■ **Required action**:
Could you restate all of the entries, word for word?

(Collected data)
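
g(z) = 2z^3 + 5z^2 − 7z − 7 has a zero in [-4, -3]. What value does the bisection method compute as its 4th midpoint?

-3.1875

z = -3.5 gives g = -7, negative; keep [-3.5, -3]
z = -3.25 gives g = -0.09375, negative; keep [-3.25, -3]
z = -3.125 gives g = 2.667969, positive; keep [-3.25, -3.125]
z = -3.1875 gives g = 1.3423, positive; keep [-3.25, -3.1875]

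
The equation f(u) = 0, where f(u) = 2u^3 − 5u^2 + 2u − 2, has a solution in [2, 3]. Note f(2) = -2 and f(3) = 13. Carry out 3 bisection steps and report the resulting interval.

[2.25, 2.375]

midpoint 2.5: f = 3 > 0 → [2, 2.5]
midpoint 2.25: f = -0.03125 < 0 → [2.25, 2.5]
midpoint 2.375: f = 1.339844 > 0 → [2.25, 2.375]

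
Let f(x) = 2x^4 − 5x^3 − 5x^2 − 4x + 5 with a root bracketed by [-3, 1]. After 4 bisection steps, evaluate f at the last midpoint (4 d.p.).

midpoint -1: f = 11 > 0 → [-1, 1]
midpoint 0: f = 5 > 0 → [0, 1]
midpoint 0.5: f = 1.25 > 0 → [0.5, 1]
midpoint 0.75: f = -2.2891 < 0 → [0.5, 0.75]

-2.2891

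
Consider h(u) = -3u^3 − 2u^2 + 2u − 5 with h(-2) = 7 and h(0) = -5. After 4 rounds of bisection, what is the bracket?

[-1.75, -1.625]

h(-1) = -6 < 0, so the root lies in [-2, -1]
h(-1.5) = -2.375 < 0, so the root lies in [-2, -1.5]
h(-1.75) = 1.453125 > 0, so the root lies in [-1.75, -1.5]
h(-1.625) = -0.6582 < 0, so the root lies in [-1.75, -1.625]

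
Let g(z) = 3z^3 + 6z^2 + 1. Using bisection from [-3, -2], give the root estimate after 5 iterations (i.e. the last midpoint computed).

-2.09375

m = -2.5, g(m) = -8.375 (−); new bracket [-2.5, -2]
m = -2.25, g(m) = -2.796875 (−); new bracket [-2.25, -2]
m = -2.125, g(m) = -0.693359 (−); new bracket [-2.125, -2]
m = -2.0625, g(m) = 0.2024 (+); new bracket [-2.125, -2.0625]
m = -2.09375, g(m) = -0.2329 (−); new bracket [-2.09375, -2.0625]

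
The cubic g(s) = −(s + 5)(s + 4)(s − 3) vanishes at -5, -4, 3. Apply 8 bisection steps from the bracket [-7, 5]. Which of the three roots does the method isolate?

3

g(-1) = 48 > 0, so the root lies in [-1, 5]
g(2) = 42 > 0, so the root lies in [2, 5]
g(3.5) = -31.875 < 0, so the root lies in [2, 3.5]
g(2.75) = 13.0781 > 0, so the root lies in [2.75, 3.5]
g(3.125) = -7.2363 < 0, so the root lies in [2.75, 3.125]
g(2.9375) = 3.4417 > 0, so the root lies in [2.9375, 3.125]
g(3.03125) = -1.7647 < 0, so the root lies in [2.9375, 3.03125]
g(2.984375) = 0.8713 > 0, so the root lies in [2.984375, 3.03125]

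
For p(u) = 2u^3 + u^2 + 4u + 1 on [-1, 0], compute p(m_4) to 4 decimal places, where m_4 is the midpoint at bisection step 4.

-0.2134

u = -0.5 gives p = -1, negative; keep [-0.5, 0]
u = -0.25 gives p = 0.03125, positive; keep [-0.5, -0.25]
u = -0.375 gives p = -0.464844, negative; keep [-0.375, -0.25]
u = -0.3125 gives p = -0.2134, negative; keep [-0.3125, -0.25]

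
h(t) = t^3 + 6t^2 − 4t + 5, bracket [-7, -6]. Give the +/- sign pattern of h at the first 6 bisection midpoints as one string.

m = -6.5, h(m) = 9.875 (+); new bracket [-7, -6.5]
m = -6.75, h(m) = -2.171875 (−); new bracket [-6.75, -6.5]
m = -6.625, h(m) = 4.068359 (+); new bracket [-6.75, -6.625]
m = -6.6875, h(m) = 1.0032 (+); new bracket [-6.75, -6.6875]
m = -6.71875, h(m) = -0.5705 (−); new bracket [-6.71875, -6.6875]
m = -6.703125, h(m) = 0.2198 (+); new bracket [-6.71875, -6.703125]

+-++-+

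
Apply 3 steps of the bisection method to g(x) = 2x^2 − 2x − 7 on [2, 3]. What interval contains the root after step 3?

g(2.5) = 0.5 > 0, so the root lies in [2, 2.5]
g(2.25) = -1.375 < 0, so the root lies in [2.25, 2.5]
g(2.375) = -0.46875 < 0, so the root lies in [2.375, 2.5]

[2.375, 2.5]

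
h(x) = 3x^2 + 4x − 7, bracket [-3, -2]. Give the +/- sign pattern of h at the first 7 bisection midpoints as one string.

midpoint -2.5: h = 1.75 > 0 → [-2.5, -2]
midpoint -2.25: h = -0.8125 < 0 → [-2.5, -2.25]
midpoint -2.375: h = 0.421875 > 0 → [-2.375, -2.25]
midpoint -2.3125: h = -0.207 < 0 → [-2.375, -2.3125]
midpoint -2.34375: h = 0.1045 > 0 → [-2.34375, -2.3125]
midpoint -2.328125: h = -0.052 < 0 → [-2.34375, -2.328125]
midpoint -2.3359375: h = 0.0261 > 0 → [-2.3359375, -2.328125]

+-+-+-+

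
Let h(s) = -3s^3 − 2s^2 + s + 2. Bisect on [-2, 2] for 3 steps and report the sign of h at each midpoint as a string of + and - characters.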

■ **Answer to this exercise**:
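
g(z) = 2z^3 + 5z^2 − 7z − 7 has a zero in [-4, -3]. What value does the bisection method compute as its 4th midpoint?

-3.1875

z = -3.5 gives g = -7, negative; keep [-3.5, -3]
z = -3.25 gives g = -0.09375, negative; keep [-3.25, -3]
z = -3.125 gives g = 2.667969, positive; keep [-3.25, -3.125]
z = -3.1875 gives g = 1.3423, positive; keep [-3.25, -3.1875]

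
The equation f(u) = 0, where f(u) = 2u^3 − 5u^2 + 2u − 2, has a solution in [2, 3]. Note f(2) = -2 and f(3) = 13. Carry out 3 bisection steps and report the resulting interval.

[2.25, 2.375]

midpoint 2.5: f = 3 > 0 → [2, 2.5]
midpoint 2.25: f = -0.03125 < 0 → [2.25, 2.5]
midpoint 2.375: f = 1.339844 > 0 → [2.25, 2.375]

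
Let f(x) = 2x^4 − 5x^3 − 5x^2 − 4x + 5 with a root bracketed by [-3, 1]. After 4 bisection steps, evaluate f at the last midpoint (4 d.p.).

midpoint -1: f = 11 > 0 → [-1, 1]
midpoint 0: f = 5 > 0 → [0, 1]
midpoint 0.5: f = 1.25 > 0 → [0.5, 1]
midpoint 0.75: f = -2.2891 < 0 → [0.5, 0.75]

-2.2891

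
Consider h(u) = -3u^3 − 2u^2 + 2u − 5 with h(-2) = 7 and h(0) = -5. After 4 rounds of bisection, what is the bracket?

[-1.75, -1.625]

h(-1) = -6 < 0, so the root lies in [-2, -1]
h(-1.5) = -2.375 < 0, so the root lies in [-2, -1.5]
h(-1.75) = 1.453125 > 0, so the root lies in [-1.75, -1.5]
h(-1.625) = -0.6582 < 0, so the root lies in [-1.75, -1.625]

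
Let g(z) = 3z^3 + 6z^2 + 1. Using bisection from [-3, -2], give the root estimate after 5 iterations (i.e. the last midpoint computed).

-2.09375

m = -2.5, g(m) = -8.375 (−); new bracket [-2.5, -2]
m = -2.25, g(m) = -2.796875 (−); new bracket [-2.25, -2]
m = -2.125, g(m) = -0.693359 (−); new bracket [-2.125, -2]
m = -2.0625, g(m) = 0.2024 (+); new bracket [-2.125, -2.0625]
m = -2.09375, g(m) = -0.2329 (−); new bracket [-2.09375, -2.0625]

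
The cubic g(s) = −(s + 5)(s + 4)(s − 3) vanishes at -5, -4, 3. Apply 8 bisection steps from the bracket [-7, 5]. Which of the three roots does the method isolate?

3

g(-1) = 48 > 0, so the root lies in [-1, 5]
g(2) = 42 > 0, so the root lies in [2, 5]
g(3.5) = -31.875 < 0, so the root lies in [2, 3.5]
g(2.75) = 13.0781 > 0, so the root lies in [2.75, 3.5]
g(3.125) = -7.2363 < 0, so the root lies in [2.75, 3.125]
g(2.9375) = 3.4417 > 0, so the root lies in [2.9375, 3.125]
g(3.03125) = -1.7647 < 0, so the root lies in [2.9375, 3.03125]
g(2.984375) = 0.8713 > 0, so the root lies in [2.984375, 3.03125]

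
For p(u) = 2u^3 + u^2 + 4u + 1 on [-1, 0], compute p(m_4) to 4 decimal places, where m_4 is the midpoint at bisection step 4.

-0.2134

u = -0.5 gives p = -1, negative; keep [-0.5, 0]
u = -0.25 gives p = 0.03125, positive; keep [-0.5, -0.25]
u = -0.375 gives p = -0.464844, negative; keep [-0.375, -0.25]
u = -0.3125 gives p = -0.2134, negative; keep [-0.3125, -0.25]

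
h(t) = t^3 + 6t^2 − 4t + 5, bracket [-7, -6]. Give the +/- sign pattern of h at the first 6 bisection midpoints as one string.

m = -6.5, h(m) = 9.875 (+); new bracket [-7, -6.5]
m = -6.75, h(m) = -2.171875 (−); new bracket [-6.75, -6.5]
m = -6.625, h(m) = 4.068359 (+); new bracket [-6.75, -6.625]
m = -6.6875, h(m) = 1.0032 (+); new bracket [-6.75, -6.6875]
m = -6.71875, h(m) = -0.5705 (−); new bracket [-6.71875, -6.6875]
m = -6.703125, h(m) = 0.2198 (+); new bracket [-6.71875, -6.703125]

+-++-+

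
Apply 3 steps of the bisection method to g(x) = 2x^2 − 2x − 7 on [2, 3]. What interval contains the root after step 3?

g(2.5) = 0.5 > 0, so the root lies in [2, 2.5]
g(2.25) = -1.375 < 0, so the root lies in [2.25, 2.5]
g(2.375) = -0.46875 < 0, so the root lies in [2.375, 2.5]

[2.375, 2.5]

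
h(x) = 3x^2 + 4x − 7, bracket [-3, -2]. Give the +/- sign pattern of h at the first 7 bisection midpoints as one string.

midpoint -2.5: h = 1.75 > 0 → [-2.5, -2]
midpoint -2.25: h = -0.8125 < 0 → [-2.5, -2.25]
midpoint -2.375: h = 0.421875 > 0 → [-2.375, -2.25]
midpoint -2.3125: h = -0.207 < 0 → [-2.375, -2.3125]
midpoint -2.34375: h = 0.1045 > 0 → [-2.34375, -2.3125]
midpoint -2.328125: h = -0.052 < 0 → [-2.34375, -2.328125]
midpoint -2.3359375: h = 0.0261 > 0 → [-2.3359375, -2.328125]

+-+-+-+

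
Let h(s) = -3s^3 − 2s^2 + s + 2. Bisect on [-2, 2] for 3 steps and report the sign of h at each midpoint as a string of + and - characters.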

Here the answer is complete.